**The task**
Could every line below be written out exactly as it appears?

**Dataset**
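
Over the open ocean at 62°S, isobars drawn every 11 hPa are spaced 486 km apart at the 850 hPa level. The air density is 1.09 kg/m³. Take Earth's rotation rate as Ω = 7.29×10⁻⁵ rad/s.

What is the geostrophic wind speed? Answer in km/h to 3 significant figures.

58.1 km/h

Coriolis parameter at 62°S:
f = 2Ω sin φ = 2 × 7.29×10⁻⁵ × sin 62° = 1.29×10⁻⁴ s⁻¹
Pressure gradient: |∂P/∂n| = 1100 Pa / 486000 m = 2.26×10⁻³ Pa/m
Geostrophic balance (pressure-gradient force = Coriolis force):
V_g = (1/(fρ)) |∂P/∂n| = 2.26×10⁻³ / (1.29×10⁻⁴ × 1.09) = 16.1 m/s
Converting: 16.1 m/s × 3.6 = 58.1 km/h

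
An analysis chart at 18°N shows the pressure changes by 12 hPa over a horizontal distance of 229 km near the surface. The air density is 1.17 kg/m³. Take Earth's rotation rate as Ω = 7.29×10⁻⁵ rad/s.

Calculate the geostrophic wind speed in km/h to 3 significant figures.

358 km/h

Coriolis parameter at 18°N:
f = 2Ω sin φ = 2 × 7.29×10⁻⁵ × sin 18° = 4.51×10⁻⁵ s⁻¹
Pressure gradient: |∂P/∂n| = 1200 Pa / 229000 m = 5.24×10⁻³ Pa/m
Geostrophic balance (pressure-gradient force = Coriolis force):
V_g = (1/(fρ)) |∂P/∂n| = 5.24×10⁻³ / (4.51×10⁻⁵ × 1.17) = 99.4 m/s
Converting: 99.4 m/s × 3.6 = 358 km/h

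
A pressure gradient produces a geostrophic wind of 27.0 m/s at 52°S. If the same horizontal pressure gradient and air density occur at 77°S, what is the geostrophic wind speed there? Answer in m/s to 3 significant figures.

With the same pressure gradient and density, V_g ∝ 1/f ∝ 1/sin φ.
V₂ = V₁ · sin φ₁ / sin φ₂ = 27.0 × sin 52° / sin 77°
V₂ = 27.0 × 0.7880/0.9744 = 21.8 m/s

21.8 m/s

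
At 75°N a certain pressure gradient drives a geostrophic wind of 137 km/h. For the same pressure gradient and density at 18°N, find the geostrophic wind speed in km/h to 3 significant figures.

With the same pressure gradient and density, V_g ∝ 1/f ∝ 1/sin φ.
V₂ = V₁ · sin φ₁ / sin φ₂ = 137 × sin 75° / sin 18°
V₂ = 137 × 0.9659/0.3090 = 428 km/h

428 km/h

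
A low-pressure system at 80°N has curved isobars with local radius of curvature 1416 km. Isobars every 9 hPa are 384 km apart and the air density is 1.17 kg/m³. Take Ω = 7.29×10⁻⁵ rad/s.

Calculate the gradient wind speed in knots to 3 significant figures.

Coriolis parameter at 80°N:
f = 2Ω sin φ = 2 × 7.29×10⁻⁵ × sin 80° = 1.44×10⁻⁴ s⁻¹
Pressure gradient: |∂P/∂n| = 900 Pa / 384000 m = 2.34×10⁻³ Pa/m
Geostrophic speed: V_g = |∂P/∂n|/(fρ) = 2.34×10⁻³/(1.44×10⁻⁴ × 1.17) = 14.0 m/s
Around a low, centrifugal force acts outward with Coriolis, so pressure-gradient force balances both:
(1/ρ)|∂P/∂n| = fV + V²/R  →  V² + fR·V − fR·V_g = 0
With fR = 1.44×10⁻⁴ × 1416×10³ m = 203 m/s:
V = [−fR + √((fR)² + 4 fR V_g)]/2 = [−203 + √(203² + 4×203×14)]/2 = 13.1 m/s
Subgeostrophic (V < V_g = 14 m/s), as expected around a low.
Converting: 13.1 m/s × 1.944 = 25.5 knots

25.5 knots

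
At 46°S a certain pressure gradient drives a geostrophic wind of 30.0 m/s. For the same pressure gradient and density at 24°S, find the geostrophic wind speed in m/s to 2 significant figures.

With the same pressure gradient and density, V_g ∝ 1/f ∝ 1/sin φ.
V₂ = V₁ · sin φ₁ / sin φ₂ = 30.0 × sin 46° / sin 24°
V₂ = 30.0 × 0.7193/0.4067 = 53 m/s

53 m/s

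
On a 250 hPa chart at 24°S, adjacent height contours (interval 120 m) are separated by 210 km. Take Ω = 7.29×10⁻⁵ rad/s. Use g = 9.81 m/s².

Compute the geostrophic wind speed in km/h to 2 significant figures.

Coriolis parameter at 24°S:
f = 2Ω sin φ = 2 × 7.29×10⁻⁵ × sin 24° = 5.93×10⁻⁵ s⁻¹
Height gradient: |∂Z/∂n| = 120 m / 210000 m = 5.71×10⁻⁴
On a pressure surface, geostrophic balance gives V_g = (g/f)|∂Z/∂n|:
V_g = 9.81 × 5.71×10⁻⁴ / 5.93×10⁻⁵ = 94.5 m/s
Converting: 94.5 m/s × 3.6 = 340 km/h

340 km/h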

**Written answer**
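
Over the open ocean at 62°S, isobars drawn every 11 hPa are spaced 486 km apart at the 850 hPa level. The air density is 1.09 kg/m³. Take Earth's rotation rate as Ω = 7.29×10⁻⁵ rad/s.

What is the geostrophic wind speed? Answer in km/h to 3 significant figures.

58.1 km/h

Coriolis parameter at 62°S:
f = 2Ω sin φ = 2 × 7.29×10⁻⁵ × sin 62° = 1.29×10⁻⁴ s⁻¹
Pressure gradient: |∂P/∂n| = 1100 Pa / 486000 m = 2.26×10⁻³ Pa/m
Geostrophic balance (pressure-gradient force = Coriolis force):
V_g = (1/(fρ)) |∂P/∂n| = 2.26×10⁻³ / (1.29×10⁻⁴ × 1.09) = 16.1 m/s
Converting: 16.1 m/s × 3.6 = 58.1 km/h

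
An analysis chart at 18°N shows the pressure changes by 12 hPa over a horizontal distance of 229 km near the surface. The air density is 1.17 kg/m³. Take Earth's rotation rate as Ω = 7.29×10⁻⁵ rad/s.

Calculate the geostrophic wind speed in km/h to 3 significant figures.

358 km/h

Coriolis parameter at 18°N:
f = 2Ω sin φ = 2 × 7.29×10⁻⁵ × sin 18° = 4.51×10⁻⁵ s⁻¹
Pressure gradient: |∂P/∂n| = 1200 Pa / 229000 m = 5.24×10⁻³ Pa/m
Geostrophic balance (pressure-gradient force = Coriolis force):
V_g = (1/(fρ)) |∂P/∂n| = 5.24×10⁻³ / (4.51×10⁻⁵ × 1.17) = 99.4 m/s
Converting: 99.4 m/s × 3.6 = 358 km/h

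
A pressure gradient produces a geostrophic wind of 27.0 m/s at 52°S. If the same horizontal pressure gradient and air density occur at 77°S, what is the geostrophic wind speed there? Answer in m/s to 3 significant figures.

With the same pressure gradient and density, V_g ∝ 1/f ∝ 1/sin φ.
V₂ = V₁ · sin φ₁ / sin φ₂ = 27.0 × sin 52° / sin 77°
V₂ = 27.0 × 0.7880/0.9744 = 21.8 m/s

21.8 m/s

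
At 75°N a certain pressure gradient drives a geostrophic wind of 137 km/h. For the same pressure gradient and density at 18°N, find the geostrophic wind speed in km/h to 3 significant figures.

With the same pressure gradient and density, V_g ∝ 1/f ∝ 1/sin φ.
V₂ = V₁ · sin φ₁ / sin φ₂ = 137 × sin 75° / sin 18°
V₂ = 137 × 0.9659/0.3090 = 428 km/h

428 km/h

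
A low-pressure system at 80°N has curved isobars with local radius of curvature 1416 km. Isobars every 9 hPa are 384 km apart and the air density is 1.17 kg/m³. Take Ω = 7.29×10⁻⁵ rad/s.

Calculate the gradient wind speed in knots to 3 significant figures.

Coriolis parameter at 80°N:
f = 2Ω sin φ = 2 × 7.29×10⁻⁵ × sin 80° = 1.44×10⁻⁴ s⁻¹
Pressure gradient: |∂P/∂n| = 900 Pa / 384000 m = 2.34×10⁻³ Pa/m
Geostrophic speed: V_g = |∂P/∂n|/(fρ) = 2.34×10⁻³/(1.44×10⁻⁴ × 1.17) = 14.0 m/s
Around a low, centrifugal force acts outward with Coriolis, so pressure-gradient force balances both:
(1/ρ)|∂P/∂n| = fV + V²/R  →  V² + fR·V − fR·V_g = 0
With fR = 1.44×10⁻⁴ × 1416×10³ m = 203 m/s:
V = [−fR + √((fR)² + 4 fR V_g)]/2 = [−203 + √(203² + 4×203×14)]/2 = 13.1 m/s
Subgeostrophic (V < V_g = 14 m/s), as expected around a low.
Converting: 13.1 m/s × 1.944 = 25.5 knots

25.5 knots

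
At 46°S a certain pressure gradient drives a geostrophic wind of 30.0 m/s. For the same pressure gradient and density at 24°S, find the geostrophic wind speed in m/s to 2 significant figures.

With the same pressure gradient and density, V_g ∝ 1/f ∝ 1/sin φ.
V₂ = V₁ · sin φ₁ / sin φ₂ = 30.0 × sin 46° / sin 24°
V₂ = 30.0 × 0.7193/0.4067 = 53 m/s

53 m/s

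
On a 250 hPa chart at 24°S, adjacent height contours (interval 120 m) are separated by 210 km. Take Ω = 7.29×10⁻⁵ rad/s. Use g = 9.81 m/s².

Compute the geostrophic wind speed in km/h to 2 significant figures.

Coriolis parameter at 24°S:
f = 2Ω sin φ = 2 × 7.29×10⁻⁵ × sin 24° = 5.93×10⁻⁵ s⁻¹
Height gradient: |∂Z/∂n| = 120 m / 210000 m = 5.71×10⁻⁴
On a pressure surface, geostrophic balance gives V_g = (g/f)|∂Z/∂n|:
V_g = 9.81 × 5.71×10⁻⁴ / 5.93×10⁻⁵ = 94.5 m/s
Converting: 94.5 m/s × 3.6 = 340 km/h

340 km/h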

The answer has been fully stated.